**ASSIGNED TASK**
Search the data for "group" and copy every matching line.

• • • • • • •

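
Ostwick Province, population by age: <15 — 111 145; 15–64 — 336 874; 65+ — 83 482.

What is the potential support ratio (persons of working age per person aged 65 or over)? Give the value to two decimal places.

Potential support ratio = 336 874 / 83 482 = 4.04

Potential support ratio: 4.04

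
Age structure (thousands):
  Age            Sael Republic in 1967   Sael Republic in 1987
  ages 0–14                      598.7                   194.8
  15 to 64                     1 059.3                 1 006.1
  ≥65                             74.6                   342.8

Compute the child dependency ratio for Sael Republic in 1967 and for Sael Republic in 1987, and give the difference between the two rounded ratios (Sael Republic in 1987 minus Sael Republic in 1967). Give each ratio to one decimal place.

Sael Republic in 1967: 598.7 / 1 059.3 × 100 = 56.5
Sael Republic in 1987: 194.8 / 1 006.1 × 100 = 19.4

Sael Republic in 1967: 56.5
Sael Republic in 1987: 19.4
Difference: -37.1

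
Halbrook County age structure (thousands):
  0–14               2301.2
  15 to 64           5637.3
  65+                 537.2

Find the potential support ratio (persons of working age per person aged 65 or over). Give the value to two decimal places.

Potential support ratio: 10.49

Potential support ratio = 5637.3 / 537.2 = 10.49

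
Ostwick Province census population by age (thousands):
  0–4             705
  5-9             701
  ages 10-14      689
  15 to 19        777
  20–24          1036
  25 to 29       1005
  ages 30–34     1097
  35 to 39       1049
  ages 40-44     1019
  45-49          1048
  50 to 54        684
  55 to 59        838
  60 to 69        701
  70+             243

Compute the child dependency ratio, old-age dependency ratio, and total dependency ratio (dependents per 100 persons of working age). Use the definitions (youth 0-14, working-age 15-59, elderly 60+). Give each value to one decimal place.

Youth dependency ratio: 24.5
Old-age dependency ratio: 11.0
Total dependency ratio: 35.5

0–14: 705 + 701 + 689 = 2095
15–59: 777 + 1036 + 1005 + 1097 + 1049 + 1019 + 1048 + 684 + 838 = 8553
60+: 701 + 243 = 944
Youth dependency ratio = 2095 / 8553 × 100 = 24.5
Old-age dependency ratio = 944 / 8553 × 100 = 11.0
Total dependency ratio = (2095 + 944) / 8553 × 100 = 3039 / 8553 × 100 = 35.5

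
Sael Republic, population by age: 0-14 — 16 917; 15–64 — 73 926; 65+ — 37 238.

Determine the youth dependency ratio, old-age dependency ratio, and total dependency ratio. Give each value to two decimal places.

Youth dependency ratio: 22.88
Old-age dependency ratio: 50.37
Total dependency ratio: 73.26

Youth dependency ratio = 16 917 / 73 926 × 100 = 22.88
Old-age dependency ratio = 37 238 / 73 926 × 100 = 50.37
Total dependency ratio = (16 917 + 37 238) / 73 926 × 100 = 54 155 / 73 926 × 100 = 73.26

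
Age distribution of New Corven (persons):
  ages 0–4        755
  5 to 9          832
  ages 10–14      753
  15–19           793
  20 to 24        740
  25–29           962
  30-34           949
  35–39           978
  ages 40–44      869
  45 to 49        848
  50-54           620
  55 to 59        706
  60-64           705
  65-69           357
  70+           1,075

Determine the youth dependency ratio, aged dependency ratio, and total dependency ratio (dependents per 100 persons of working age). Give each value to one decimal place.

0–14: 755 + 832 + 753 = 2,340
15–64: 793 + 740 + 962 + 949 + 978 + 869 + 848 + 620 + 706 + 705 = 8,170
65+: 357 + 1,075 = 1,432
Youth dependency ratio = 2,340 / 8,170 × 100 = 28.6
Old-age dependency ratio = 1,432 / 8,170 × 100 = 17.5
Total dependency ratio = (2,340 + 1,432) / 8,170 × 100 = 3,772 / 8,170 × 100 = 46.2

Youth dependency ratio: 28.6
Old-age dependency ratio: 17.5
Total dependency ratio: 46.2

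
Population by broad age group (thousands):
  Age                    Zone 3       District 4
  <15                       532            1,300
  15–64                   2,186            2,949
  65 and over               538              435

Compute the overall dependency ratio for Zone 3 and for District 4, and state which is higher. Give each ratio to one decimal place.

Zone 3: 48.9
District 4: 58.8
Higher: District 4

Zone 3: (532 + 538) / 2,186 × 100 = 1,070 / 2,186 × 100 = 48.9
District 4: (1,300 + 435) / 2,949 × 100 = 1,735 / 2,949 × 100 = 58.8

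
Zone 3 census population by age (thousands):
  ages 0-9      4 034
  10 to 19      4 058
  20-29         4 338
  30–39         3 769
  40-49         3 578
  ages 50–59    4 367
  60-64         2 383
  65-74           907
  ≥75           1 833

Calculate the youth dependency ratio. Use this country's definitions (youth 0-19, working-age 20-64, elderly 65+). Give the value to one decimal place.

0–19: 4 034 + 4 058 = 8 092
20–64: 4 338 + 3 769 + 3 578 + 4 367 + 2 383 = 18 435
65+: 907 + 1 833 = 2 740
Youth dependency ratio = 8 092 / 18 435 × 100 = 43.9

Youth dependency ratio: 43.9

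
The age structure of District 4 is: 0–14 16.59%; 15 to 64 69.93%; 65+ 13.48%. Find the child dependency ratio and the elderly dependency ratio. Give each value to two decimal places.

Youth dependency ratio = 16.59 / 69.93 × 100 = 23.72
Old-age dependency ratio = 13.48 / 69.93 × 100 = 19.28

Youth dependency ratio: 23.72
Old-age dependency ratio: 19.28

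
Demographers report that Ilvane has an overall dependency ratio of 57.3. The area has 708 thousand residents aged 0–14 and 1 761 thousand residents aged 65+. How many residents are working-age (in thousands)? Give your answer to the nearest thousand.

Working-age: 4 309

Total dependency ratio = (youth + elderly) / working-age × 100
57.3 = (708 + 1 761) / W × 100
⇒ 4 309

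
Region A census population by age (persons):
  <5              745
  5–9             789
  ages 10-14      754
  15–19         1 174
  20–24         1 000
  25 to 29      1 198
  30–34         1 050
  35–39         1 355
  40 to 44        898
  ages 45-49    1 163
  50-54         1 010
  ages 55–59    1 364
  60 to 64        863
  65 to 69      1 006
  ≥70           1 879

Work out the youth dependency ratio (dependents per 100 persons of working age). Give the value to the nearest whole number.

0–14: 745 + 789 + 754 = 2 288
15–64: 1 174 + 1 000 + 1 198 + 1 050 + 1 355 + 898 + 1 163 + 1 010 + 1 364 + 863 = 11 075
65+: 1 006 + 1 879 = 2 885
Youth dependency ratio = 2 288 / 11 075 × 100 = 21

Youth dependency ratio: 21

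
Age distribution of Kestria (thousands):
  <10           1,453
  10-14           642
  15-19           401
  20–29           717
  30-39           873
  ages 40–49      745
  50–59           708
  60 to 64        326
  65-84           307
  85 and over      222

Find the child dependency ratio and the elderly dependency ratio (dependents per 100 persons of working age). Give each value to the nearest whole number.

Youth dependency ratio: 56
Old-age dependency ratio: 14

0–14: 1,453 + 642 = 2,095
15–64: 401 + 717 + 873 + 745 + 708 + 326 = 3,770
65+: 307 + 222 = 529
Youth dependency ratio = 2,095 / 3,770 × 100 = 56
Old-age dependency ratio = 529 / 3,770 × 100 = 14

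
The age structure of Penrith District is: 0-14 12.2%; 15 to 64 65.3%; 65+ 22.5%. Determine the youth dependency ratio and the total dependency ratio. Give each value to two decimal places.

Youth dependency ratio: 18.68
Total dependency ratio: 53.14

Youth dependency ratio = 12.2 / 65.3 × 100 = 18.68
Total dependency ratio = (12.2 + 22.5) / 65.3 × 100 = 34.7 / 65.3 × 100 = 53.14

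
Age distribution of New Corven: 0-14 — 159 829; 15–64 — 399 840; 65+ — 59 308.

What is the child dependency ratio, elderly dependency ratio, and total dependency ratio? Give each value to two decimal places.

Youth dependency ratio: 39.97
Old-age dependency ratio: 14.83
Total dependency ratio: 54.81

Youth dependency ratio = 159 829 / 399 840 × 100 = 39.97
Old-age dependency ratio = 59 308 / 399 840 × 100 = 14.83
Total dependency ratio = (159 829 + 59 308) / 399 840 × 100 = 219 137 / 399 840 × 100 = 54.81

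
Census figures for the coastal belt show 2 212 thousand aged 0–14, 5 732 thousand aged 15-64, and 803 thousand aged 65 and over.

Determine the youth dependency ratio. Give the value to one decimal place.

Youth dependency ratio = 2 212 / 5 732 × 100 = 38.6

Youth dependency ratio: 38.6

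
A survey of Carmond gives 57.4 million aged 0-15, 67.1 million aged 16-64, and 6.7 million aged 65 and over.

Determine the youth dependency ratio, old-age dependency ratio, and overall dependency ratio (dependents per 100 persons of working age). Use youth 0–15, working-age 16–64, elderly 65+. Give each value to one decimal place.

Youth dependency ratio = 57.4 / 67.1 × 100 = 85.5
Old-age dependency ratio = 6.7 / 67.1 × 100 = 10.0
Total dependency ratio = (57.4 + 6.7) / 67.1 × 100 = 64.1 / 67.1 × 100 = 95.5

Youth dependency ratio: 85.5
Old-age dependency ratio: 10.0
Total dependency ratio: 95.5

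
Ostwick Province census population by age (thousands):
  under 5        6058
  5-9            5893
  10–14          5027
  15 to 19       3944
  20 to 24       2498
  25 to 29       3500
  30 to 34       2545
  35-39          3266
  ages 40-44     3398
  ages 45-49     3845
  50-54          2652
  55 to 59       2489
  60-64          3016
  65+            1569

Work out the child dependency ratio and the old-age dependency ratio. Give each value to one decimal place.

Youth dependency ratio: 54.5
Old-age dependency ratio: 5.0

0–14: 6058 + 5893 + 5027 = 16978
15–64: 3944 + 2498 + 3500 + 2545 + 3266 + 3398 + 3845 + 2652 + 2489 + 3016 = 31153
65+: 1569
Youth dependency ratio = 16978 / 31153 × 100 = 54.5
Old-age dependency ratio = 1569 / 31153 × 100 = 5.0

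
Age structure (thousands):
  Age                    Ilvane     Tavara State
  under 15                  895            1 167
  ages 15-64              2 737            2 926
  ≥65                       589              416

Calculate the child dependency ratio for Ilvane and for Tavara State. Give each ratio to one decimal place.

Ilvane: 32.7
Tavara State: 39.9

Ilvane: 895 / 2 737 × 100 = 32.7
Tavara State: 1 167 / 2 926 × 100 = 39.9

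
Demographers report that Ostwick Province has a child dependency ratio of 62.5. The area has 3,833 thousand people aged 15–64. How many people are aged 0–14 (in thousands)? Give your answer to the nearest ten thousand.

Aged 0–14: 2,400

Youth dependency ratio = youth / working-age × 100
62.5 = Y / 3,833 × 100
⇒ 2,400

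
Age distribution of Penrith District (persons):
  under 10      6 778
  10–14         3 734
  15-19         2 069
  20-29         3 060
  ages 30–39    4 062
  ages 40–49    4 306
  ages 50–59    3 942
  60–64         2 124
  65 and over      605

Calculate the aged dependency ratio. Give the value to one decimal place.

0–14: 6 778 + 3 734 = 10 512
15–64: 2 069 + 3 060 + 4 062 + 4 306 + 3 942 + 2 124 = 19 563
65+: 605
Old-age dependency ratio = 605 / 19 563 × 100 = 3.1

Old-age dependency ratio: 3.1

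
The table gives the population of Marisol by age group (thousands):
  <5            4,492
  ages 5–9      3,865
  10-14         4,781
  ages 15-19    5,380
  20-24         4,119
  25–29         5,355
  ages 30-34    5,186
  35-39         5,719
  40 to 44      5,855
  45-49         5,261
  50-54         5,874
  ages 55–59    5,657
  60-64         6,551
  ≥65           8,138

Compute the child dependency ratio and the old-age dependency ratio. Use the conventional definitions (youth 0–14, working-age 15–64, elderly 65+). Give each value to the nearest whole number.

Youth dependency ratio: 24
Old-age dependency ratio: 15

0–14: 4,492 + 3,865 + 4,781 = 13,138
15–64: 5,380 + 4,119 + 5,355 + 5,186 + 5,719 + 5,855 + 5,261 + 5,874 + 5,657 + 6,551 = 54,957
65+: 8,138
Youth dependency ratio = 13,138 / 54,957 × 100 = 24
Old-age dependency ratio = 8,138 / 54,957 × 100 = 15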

• • • • • • •

**OUTPUT OF THE EXERCISE**
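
Population by broad age group (thousands):
The table gives the population of Marisol by age group (thousands):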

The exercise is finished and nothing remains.